[RECORDS SHOWN — start]
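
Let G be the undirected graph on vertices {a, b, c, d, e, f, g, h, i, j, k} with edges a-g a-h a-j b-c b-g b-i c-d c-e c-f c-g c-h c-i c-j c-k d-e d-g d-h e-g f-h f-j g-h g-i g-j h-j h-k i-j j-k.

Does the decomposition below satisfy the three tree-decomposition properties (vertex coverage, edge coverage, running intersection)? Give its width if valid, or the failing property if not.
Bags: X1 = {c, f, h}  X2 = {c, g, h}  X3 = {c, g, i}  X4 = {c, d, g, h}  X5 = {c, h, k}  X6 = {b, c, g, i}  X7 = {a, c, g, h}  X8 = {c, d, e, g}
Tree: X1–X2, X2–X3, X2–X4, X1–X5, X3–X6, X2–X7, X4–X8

No — vertex j appears in no bag.

A tree decomposition must satisfy three properties: every vertex lies in some bag; for every edge, both endpoints lie together in some bag; and for every vertex, the bags containing it form a connected subtree. Here vertex j appears in no bag, so the decomposition is invalid.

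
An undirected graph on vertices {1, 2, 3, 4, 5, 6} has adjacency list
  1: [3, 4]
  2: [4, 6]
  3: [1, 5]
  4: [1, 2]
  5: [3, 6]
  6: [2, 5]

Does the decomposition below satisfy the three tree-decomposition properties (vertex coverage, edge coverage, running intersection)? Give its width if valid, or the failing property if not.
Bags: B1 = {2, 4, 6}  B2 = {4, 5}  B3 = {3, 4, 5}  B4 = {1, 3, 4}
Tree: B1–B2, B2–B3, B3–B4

No — edge (6,5) lies in no bag.

A tree decomposition must satisfy three properties: every vertex lies in some bag; for every edge, both endpoints lie together in some bag; and for every vertex, the bags containing it form a connected subtree. Here edge (6,5) lies in no bag, so the decomposition is invalid.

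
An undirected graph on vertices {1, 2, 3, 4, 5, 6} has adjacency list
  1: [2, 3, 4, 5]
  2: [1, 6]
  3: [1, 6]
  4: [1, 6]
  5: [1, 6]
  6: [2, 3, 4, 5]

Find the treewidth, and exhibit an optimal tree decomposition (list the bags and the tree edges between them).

The largest bag has 3 vertices, giving width 2; this decomposition certifies tw(G) ≤ 2. Since 2–1–3–6–2 is a cycle in G, G is not acyclic. Forests are exactly the graphs of treewidth ≤ 1, so tw(G) ≥ 2. Therefore the treewidth is 2.

Treewidth 2.
One such decomposition:
Bags: B1 = {1, 2, 6}  B2 = {1, 3, 6}  B3 = {1, 4, 6}  B4 = {1, 5, 6}
Tree: B1–B2, B2–B3, B3–B4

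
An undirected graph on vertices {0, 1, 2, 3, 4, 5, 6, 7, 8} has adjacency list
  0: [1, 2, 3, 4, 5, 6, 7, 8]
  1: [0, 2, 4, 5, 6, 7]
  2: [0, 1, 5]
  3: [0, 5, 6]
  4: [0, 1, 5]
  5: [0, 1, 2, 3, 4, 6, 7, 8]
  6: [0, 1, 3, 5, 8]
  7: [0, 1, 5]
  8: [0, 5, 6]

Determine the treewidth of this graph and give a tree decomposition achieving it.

Treewidth 3.
Bags: B1 = {0, 1, 2, 5}  B2 = {0, 1, 5, 6}  B3 = {0, 1, 5, 7}  B4 = {0, 1, 4, 5}  B5 = {0, 3, 5, 6}  B6 = {0, 5, 6, 8}
Tree: B1–B2, B1–B3, B3–B4, B2–B5, B5–B6

The largest bag has 4 vertices, giving width 3; this decomposition certifies tw(G) ≤ 3. For the lower bound, the 4 vertices {0, 5, 6, 8} are pairwise adjacent, and any tree decomposition puts a clique entirely inside one bag — forcing width ≥ 3. Hence tw(G) = 3 exactly.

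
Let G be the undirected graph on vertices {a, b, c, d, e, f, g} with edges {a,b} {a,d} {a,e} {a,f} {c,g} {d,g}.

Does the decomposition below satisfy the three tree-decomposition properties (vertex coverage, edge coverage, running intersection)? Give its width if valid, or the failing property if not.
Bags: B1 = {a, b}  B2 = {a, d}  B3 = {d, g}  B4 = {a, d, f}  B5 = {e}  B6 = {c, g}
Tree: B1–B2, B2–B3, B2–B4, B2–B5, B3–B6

No — edge (a,e) lies in no bag.

A tree decomposition must satisfy three properties: every vertex lies in some bag; for every edge, both endpoints lie together in some bag; and for every vertex, the bags containing it form a connected subtree. Here edge (a,e) lies in no bag, so the decomposition is invalid.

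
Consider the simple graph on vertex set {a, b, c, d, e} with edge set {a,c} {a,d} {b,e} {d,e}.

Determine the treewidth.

1

A width-1 tree decomposition is:
Bags: B1 = {a, c}  B2 = {a, d}  B3 = {d, e}  B4 = {b, e}
Tree: B1–B2, B2–B3, B3–B4
The largest bag has 2 vertices, giving width 1; this decomposition certifies tw(G) ≤ 1. Since G has at least one edge (e.g. c–a), it is not an edgeless graph, so tw(G) ≥ 1. Therefore the treewidth is 1.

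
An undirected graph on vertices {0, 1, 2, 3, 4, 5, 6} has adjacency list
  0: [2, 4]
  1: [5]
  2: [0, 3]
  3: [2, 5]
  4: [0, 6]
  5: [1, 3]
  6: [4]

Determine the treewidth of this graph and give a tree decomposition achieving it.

Treewidth 1.
One such decomposition:
Bags: B1 = {4, 6}  B2 = {0, 4}  B3 = {0, 2}  B4 = {2, 3}  B5 = {3, 5}  B6 = {1, 5}
Tree: B1–B2, B2–B3, B3–B4, B4–B5, B5–B6

Each bag holds 2 vertices, so the decomposition has width 1, which upper-bounds the treewidth. G has an edge, so its treewidth is at least 1. Therefore the treewidth is 1.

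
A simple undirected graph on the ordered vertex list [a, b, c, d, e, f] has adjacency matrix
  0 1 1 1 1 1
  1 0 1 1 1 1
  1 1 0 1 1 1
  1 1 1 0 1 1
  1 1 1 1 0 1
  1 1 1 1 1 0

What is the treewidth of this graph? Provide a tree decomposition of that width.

With just one bag of size 6, the width is 6 − 1 = 5, so tw(G) ≤ 5. For the lower bound, the 6 vertices {a, b, c, d, e, f} are pairwise adjacent, and any tree decomposition puts a clique entirely inside one bag — forcing width ≥ 5. Hence tw(G) = 5 exactly.

Treewidth 5.
One such decomposition:
Bags: B1 = {a, b, c, d, e, f}
Tree: (single bag)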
[RECORDS SHOWN — finish]
### THE TASK
Could you return the lines in the entries above that contain "undirected"?

### ANSWER TO THE EXERCISE
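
Let G be the undirected graph on vertices {a, b, c, d, e, f, g, h, i, j, k} with edges a-g a-h a-j b-c b-g b-i c-d c-e c-f c-g c-h c-i c-j c-k d-e d-g d-h e-g f-h f-j g-h g-i g-j h-j h-k i-j j-k.
An undirected graph on vertices {1, 2, 3, 4, 5, 6} has adjacency list
An undirected graph on vertices {1, 2, 3, 4, 5, 6} has adjacency list
An undirected graph on vertices {0, 1, 2, 3, 4, 5, 6, 7, 8} has adjacency list
Let G be the undirected graph on vertices {a, b, c, d, e, f, g} with edges {a,b} {a,d} {a,e} {a,f} {c,g} {d,g}.
An undirected graph on vertices {0, 1, 2, 3, 4, 5, 6} has adjacency list
A simple undirected graph on the ordered vertex list [a, b, c, d, e, f] has adjacency matrix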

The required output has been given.